### TASK INSTRUCTIONS
Each entry must be restated word for word.

### DATASET RECORDS
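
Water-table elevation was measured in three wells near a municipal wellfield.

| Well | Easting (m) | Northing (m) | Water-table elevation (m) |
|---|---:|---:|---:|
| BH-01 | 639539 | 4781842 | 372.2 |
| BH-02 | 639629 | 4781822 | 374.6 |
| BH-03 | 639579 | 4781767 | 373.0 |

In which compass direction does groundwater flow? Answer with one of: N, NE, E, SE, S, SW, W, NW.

W

With h = a·x + b·y + c and BH-01 as origin, the differences give:
  90·a + (-20)·b = +2.4
  40·a + (-75)·b = +0.8
Eliminate b (×(-75) and ×(-20), subtract): -5950·a = -164.00 → a = ∂h/∂x = +0.02756
Back-substitute: b = ∂h/∂y = +0.004034.
Flow = −∇h = (-0.02756 east, -0.004034 north), which points west.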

### RESPONSE AREA
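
Water-table elevation was measured in three wells near a municipal wellfield.

| Well | Easting (m) | Northing (m) | Water-table elevation (m) |
|---|---:|---:|---:|
| BH-01 | 639539 | 4781842 | 372.2 |
| BH-02 | 639629 | 4781822 | 374.6 |
| BH-03 | 639579 | 4781767 | 373.0 |

In which compass direction does groundwater flow? Answer with one of: N, NE, E, SE, S, SW, W, NW.

W

With h = a·x + b·y + c and BH-01 as origin, the differences give:
  90·a + (-20)·b = +2.4
  40·a + (-75)·b = +0.8
Eliminate b (×(-75) and ×(-20), subtract): -5950·a = -164.00 → a = ∂h/∂x = +0.02756
Back-substitute: b = ∂h/∂y = +0.004034.
Flow = −∇h = (-0.02756 east, -0.004034 north), which points west.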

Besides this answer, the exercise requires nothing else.